** Opening SOURCE INFORMATION block **

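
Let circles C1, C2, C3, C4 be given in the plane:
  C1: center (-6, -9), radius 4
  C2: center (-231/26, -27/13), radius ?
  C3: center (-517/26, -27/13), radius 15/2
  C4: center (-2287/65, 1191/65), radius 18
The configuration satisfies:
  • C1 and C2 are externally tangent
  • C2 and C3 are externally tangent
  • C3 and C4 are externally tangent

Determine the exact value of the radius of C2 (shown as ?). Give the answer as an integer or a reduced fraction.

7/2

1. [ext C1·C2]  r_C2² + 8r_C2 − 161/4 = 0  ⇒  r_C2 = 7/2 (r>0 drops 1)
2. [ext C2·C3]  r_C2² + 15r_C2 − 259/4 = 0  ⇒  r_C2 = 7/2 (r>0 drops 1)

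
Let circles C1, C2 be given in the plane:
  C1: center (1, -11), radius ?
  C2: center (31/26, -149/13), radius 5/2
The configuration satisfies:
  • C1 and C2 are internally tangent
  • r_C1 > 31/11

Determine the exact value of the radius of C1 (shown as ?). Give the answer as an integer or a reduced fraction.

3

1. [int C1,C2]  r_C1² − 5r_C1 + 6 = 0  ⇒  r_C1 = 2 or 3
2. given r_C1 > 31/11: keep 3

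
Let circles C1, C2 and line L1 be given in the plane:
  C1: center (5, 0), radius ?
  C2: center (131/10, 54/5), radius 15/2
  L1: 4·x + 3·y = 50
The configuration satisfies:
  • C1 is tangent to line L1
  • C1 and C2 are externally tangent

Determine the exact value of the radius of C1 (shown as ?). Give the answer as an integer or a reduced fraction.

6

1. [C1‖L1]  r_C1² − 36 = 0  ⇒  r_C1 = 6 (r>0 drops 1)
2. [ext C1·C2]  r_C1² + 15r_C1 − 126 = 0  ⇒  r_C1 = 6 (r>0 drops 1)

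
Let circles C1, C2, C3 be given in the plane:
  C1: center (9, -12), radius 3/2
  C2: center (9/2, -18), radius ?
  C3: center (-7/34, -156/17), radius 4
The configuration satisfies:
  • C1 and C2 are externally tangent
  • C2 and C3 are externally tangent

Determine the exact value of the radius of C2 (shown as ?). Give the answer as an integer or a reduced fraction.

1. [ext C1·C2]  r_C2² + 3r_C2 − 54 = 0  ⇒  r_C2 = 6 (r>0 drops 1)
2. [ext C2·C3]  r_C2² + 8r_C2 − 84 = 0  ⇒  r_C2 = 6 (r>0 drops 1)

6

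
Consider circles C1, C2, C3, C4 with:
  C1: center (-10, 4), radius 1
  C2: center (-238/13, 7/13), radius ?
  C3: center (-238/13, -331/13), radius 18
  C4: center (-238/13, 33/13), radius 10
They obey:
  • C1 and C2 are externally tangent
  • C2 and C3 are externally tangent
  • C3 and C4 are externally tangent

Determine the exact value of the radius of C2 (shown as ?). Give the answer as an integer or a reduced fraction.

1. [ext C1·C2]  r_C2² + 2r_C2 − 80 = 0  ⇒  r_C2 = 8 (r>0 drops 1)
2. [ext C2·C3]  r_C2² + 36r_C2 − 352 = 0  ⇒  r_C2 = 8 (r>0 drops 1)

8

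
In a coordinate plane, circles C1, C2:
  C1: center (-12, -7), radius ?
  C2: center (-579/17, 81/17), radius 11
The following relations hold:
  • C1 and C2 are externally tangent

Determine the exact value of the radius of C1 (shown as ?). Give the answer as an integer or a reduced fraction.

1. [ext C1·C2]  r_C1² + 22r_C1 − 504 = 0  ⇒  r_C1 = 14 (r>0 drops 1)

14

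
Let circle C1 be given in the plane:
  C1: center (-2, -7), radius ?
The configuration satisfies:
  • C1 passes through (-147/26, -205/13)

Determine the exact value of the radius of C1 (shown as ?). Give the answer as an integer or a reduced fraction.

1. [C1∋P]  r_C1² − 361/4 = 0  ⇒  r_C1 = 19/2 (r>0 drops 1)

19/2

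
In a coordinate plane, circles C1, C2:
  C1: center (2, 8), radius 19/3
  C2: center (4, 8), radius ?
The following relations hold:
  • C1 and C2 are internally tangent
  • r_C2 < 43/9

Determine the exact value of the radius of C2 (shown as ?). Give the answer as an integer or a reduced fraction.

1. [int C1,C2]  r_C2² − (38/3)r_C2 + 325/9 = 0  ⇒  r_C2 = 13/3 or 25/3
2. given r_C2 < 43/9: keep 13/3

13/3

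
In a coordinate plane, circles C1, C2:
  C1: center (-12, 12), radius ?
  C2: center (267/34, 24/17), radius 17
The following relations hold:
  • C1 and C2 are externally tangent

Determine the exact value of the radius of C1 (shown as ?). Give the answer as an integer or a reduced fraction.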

** Closing SOURCE INFORMATION block **

### [WORK INSTRUCTIONS]
Reproduce each line above without any alteration.

### [COMPLETED TASK]
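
Let circles C1, C2, C3, C4 be given in the plane:
  C1: center (-6, -9), radius 4
  C2: center (-231/26, -27/13), radius ?
  C3: center (-517/26, -27/13), radius 15/2
  C4: center (-2287/65, 1191/65), radius 18
The configuration satisfies:
  • C1 and C2 are externally tangent
  • C2 and C3 are externally tangent
  • C3 and C4 are externally tangent

Determine the exact value of the radius of C2 (shown as ?). Give the answer as an integer or a reduced fraction.

7/2

1. [ext C1·C2]  r_C2² + 8r_C2 − 161/4 = 0  ⇒  r_C2 = 7/2 (r>0 drops 1)
2. [ext C2·C3]  r_C2² + 15r_C2 − 259/4 = 0  ⇒  r_C2 = 7/2 (r>0 drops 1)

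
Let circles C1, C2 be given in the plane:
  C1: center (1, -11), radius ?
  C2: center (31/26, -149/13), radius 5/2
The configuration satisfies:
  • C1 and C2 are internally tangent
  • r_C1 > 31/11

Determine the exact value of the radius of C1 (shown as ?). Give the answer as an integer or a reduced fraction.

3

1. [int C1,C2]  r_C1² − 5r_C1 + 6 = 0  ⇒  r_C1 = 2 or 3
2. given r_C1 > 31/11: keep 3

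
Let circles C1, C2 and line L1 be given in the plane:
  C1: center (5, 0), radius ?
  C2: center (131/10, 54/5), radius 15/2
  L1: 4·x + 3·y = 50
The configuration satisfies:
  • C1 is tangent to line L1
  • C1 and C2 are externally tangent

Determine the exact value of the radius of C1 (shown as ?). Give the answer as an integer or a reduced fraction.

6

1. [C1‖L1]  r_C1² − 36 = 0  ⇒  r_C1 = 6 (r>0 drops 1)
2. [ext C1·C2]  r_C1² + 15r_C1 − 126 = 0  ⇒  r_C1 = 6 (r>0 drops 1)

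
Let circles C1, C2, C3 be given in the plane:
  C1: center (9, -12), radius 3/2
  C2: center (9/2, -18), radius ?
  C3: center (-7/34, -156/17), radius 4
The configuration satisfies:
  • C1 and C2 are externally tangent
  • C2 and C3 are externally tangent

Determine the exact value of the radius of C2 (shown as ?). Give the answer as an integer or a reduced fraction.

1. [ext C1·C2]  r_C2² + 3r_C2 − 54 = 0  ⇒  r_C2 = 6 (r>0 drops 1)
2. [ext C2·C3]  r_C2² + 8r_C2 − 84 = 0  ⇒  r_C2 = 6 (r>0 drops 1)

6

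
Consider circles C1, C2, C3, C4 with:
  C1: center (-10, 4), radius 1
  C2: center (-238/13, 7/13), radius ?
  C3: center (-238/13, -331/13), radius 18
  C4: center (-238/13, 33/13), radius 10
They obey:
  • C1 and C2 are externally tangent
  • C2 and C3 are externally tangent
  • C3 and C4 are externally tangent

Determine the exact value of the radius of C2 (shown as ?). Give the answer as an integer or a reduced fraction.

1. [ext C1·C2]  r_C2² + 2r_C2 − 80 = 0  ⇒  r_C2 = 8 (r>0 drops 1)
2. [ext C2·C3]  r_C2² + 36r_C2 − 352 = 0  ⇒  r_C2 = 8 (r>0 drops 1)

8

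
In a coordinate plane, circles C1, C2:
  C1: center (-12, -7), radius ?
  C2: center (-579/17, 81/17), radius 11
The following relations hold:
  • C1 and C2 are externally tangent

Determine the exact value of the radius of C1 (shown as ?). Give the answer as an integer or a reduced fraction.

1. [ext C1·C2]  r_C1² + 22r_C1 − 504 = 0  ⇒  r_C1 = 14 (r>0 drops 1)

14

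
Let circle C1 be given in the plane:
  C1: center (-2, -7), radius ?
The configuration satisfies:
  • C1 passes through (-147/26, -205/13)

Determine the exact value of the radius of C1 (shown as ?). Give the answer as an integer or a reduced fraction.

1. [C1∋P]  r_C1² − 361/4 = 0  ⇒  r_C1 = 19/2 (r>0 drops 1)

19/2

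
In a coordinate plane, circles C1, C2:
  C1: center (2, 8), radius 19/3
  C2: center (4, 8), radius ?
The following relations hold:
  • C1 and C2 are internally tangent
  • r_C2 < 43/9

Determine the exact value of the radius of C2 (shown as ?). Give the answer as an integer or a reduced fraction.

1. [int C1,C2]  r_C2² − (38/3)r_C2 + 325/9 = 0  ⇒  r_C2 = 13/3 or 25/3
2. given r_C2 < 43/9: keep 13/3

13/3

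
In a coordinate plane, circles C1, C2:
  C1: center (-12, 12), radius ?
  C2: center (267/34, 24/17), radius 17
The following relations hold:
  • C1 and C2 are externally tangent

Determine the exact value of the radius of C1 (shown as ?). Give the answer as an integer or a reduced fraction.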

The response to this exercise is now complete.